* **Problem**
Copy, word for word, the lines of the entries below between the one with "[6] P1 starts D = push(64)" and the one with "time 18 — E on P0 returns", inclusive, and leave out everything else.

Top of Provided material

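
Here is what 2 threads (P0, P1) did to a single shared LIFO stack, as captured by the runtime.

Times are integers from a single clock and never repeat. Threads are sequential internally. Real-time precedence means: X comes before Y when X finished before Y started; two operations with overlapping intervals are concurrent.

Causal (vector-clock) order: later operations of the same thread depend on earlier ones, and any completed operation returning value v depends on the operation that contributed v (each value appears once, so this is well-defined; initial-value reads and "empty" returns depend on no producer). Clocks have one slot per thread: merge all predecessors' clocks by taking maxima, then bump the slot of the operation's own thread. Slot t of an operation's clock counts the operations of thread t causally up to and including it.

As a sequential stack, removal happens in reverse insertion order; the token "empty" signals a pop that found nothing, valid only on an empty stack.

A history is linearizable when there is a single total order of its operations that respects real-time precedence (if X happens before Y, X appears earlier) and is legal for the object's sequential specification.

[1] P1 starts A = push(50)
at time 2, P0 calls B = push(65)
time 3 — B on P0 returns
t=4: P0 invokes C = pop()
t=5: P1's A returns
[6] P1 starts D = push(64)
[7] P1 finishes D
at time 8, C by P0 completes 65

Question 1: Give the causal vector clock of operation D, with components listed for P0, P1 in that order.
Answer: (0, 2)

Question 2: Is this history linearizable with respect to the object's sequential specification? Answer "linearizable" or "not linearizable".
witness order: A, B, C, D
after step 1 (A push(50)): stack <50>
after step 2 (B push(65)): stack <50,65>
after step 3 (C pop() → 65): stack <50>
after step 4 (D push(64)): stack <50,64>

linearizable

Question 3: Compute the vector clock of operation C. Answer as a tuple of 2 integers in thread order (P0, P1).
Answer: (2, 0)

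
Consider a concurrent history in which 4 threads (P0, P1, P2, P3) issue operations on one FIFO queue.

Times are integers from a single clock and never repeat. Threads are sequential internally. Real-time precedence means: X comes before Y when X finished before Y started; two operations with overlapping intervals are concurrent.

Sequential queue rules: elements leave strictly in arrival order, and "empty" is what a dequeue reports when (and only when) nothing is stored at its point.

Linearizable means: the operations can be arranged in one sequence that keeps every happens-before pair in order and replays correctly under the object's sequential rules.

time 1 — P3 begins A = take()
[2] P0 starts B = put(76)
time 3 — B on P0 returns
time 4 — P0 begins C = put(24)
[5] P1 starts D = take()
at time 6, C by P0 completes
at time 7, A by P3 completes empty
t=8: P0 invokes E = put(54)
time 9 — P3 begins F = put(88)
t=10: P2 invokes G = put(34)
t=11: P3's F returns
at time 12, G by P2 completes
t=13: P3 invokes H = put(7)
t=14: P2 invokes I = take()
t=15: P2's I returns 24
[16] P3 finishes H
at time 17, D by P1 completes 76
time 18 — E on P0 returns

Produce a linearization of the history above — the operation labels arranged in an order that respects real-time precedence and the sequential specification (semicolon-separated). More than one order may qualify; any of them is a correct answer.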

Bottom of Provided material
Top of Provided material

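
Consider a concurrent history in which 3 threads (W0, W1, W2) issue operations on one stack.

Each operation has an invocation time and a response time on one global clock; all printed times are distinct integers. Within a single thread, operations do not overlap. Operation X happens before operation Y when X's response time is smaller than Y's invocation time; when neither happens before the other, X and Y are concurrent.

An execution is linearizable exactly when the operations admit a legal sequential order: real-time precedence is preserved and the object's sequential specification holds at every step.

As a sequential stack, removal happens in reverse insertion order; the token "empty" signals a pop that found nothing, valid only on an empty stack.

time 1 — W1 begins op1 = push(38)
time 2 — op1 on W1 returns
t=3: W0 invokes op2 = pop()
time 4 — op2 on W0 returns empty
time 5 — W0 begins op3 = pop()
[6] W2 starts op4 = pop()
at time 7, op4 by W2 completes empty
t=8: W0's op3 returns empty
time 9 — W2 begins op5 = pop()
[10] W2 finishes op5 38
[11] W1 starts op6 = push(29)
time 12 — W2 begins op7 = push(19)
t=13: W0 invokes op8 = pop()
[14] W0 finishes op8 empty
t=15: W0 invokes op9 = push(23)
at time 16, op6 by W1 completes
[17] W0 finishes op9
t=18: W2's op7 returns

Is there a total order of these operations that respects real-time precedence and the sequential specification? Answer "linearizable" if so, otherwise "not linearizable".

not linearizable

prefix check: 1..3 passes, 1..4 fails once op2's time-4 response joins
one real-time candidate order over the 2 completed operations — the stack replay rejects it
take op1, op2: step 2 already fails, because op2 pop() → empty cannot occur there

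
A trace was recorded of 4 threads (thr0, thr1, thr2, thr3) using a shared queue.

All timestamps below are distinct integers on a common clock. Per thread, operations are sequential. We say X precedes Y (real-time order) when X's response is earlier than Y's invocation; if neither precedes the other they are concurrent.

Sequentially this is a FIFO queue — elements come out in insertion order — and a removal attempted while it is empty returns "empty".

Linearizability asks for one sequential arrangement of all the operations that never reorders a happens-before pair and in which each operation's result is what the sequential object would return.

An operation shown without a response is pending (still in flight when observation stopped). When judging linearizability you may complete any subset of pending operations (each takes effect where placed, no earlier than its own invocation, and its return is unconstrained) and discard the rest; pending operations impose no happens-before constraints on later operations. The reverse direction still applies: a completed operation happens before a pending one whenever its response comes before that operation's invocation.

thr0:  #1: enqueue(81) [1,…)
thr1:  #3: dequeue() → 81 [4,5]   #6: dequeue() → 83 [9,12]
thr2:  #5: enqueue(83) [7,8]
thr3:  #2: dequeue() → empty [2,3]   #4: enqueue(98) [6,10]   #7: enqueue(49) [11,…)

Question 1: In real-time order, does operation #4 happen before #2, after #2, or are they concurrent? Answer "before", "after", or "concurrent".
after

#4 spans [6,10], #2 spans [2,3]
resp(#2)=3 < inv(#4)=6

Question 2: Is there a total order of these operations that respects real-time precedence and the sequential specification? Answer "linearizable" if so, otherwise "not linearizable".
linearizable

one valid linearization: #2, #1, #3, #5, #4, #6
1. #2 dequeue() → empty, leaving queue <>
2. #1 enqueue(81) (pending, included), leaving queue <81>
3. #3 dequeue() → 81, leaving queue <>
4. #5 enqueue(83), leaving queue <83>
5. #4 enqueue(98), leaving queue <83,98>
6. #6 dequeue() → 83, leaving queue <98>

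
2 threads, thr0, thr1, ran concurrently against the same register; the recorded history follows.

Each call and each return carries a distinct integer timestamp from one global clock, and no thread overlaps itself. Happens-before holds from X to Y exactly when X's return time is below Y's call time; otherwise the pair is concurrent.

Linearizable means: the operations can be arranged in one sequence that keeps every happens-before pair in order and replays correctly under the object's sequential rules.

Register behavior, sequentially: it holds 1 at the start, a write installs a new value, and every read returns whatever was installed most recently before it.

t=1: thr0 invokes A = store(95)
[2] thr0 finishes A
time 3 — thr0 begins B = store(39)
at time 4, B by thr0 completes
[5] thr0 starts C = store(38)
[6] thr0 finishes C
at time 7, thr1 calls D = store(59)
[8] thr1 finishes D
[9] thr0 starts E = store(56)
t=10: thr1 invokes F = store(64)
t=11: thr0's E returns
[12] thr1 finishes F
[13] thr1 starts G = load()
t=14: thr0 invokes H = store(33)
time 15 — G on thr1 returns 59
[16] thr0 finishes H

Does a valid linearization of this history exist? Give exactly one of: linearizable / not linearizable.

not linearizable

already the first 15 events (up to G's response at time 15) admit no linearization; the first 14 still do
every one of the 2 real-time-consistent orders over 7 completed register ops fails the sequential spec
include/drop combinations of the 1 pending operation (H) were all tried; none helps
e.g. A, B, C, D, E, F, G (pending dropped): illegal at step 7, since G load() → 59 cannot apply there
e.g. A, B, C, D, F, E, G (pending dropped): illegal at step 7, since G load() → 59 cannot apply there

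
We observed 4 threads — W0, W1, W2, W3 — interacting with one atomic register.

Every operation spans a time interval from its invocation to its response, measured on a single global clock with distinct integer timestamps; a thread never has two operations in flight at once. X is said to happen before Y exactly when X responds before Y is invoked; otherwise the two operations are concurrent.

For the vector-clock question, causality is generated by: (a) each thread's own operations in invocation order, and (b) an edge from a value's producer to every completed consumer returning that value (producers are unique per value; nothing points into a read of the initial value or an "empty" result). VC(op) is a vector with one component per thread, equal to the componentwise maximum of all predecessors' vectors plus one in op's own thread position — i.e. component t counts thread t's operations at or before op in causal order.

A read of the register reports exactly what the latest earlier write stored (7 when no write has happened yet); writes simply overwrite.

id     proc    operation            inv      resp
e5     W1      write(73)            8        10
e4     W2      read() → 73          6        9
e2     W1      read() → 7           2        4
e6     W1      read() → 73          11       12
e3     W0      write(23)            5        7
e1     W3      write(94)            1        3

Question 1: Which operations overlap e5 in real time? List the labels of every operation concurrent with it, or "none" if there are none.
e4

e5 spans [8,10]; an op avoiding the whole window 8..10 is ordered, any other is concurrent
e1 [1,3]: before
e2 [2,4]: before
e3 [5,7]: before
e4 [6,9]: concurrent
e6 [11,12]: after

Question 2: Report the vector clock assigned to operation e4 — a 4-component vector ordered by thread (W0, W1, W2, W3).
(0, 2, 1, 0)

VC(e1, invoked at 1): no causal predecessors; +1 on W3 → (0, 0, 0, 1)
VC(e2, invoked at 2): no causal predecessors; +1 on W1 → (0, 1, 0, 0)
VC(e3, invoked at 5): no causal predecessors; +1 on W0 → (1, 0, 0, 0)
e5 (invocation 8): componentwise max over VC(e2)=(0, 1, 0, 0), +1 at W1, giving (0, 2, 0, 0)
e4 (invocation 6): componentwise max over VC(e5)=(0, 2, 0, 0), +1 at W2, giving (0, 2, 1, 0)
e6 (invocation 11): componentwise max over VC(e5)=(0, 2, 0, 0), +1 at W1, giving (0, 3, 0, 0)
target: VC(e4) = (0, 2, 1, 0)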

Bottom of Provided material

* **Solution for this exercise**
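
[6] P1 starts D = push(64)
[7] P1 finishes D
at time 8, C by P0 completes 65

Question 1: Give the causal vector clock of operation D, with components listed for P0, P1 in that order.
Answer: (0, 2)

Question 2: Is this history linearizable with respect to the object's sequential specification? Answer "linearizable" or "not linearizable".
witness order: A, B, C, D
after step 1 (A push(50)): stack <50>
after step 2 (B push(65)): stack <50,65>
after step 3 (C pop() → 65): stack <50>
after step 4 (D push(64)): stack <50,64>

linearizable

Question 3: Compute the vector clock of operation C. Answer as a tuple of 2 integers in thread order (P0, P1).
Answer: (2, 0)

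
Consider a concurrent history in which 4 threads (P0, P1, P2, P3) issue operations on one FIFO queue.

Times are integers from a single clock and never repeat. Threads are sequential internally. Real-time precedence means: X comes before Y when X finished before Y started; two operations with overlapping intervals are concurrent.

Sequential queue rules: elements leave strictly in arrival order, and "empty" is what a dequeue reports when (and only when) nothing is stored at its point.

Linearizable means: the operations can be arranged in one sequence that keeps every happens-before pair in order and replays correctly under the object's sequential rules.

time 1 — P3 begins A = take()
[2] P0 starts B = put(76)
time 3 — B on P0 returns
time 4 — P0 begins C = put(24)
[5] P1 starts D = take()
at time 6, C by P0 completes
at time 7, A by P3 completes empty
t=8: P0 invokes E = put(54)
time 9 — P3 begins F = put(88)
t=10: P2 invokes G = put(34)
t=11: P3's F returns
at time 12, G by P2 completes
t=13: P3 invokes H = put(7)
t=14: P2 invokes I = take()
t=15: P2's I returns 24
[16] P3 finishes H
at time 17, D by P1 completes 76
time 18 — E on P0 returns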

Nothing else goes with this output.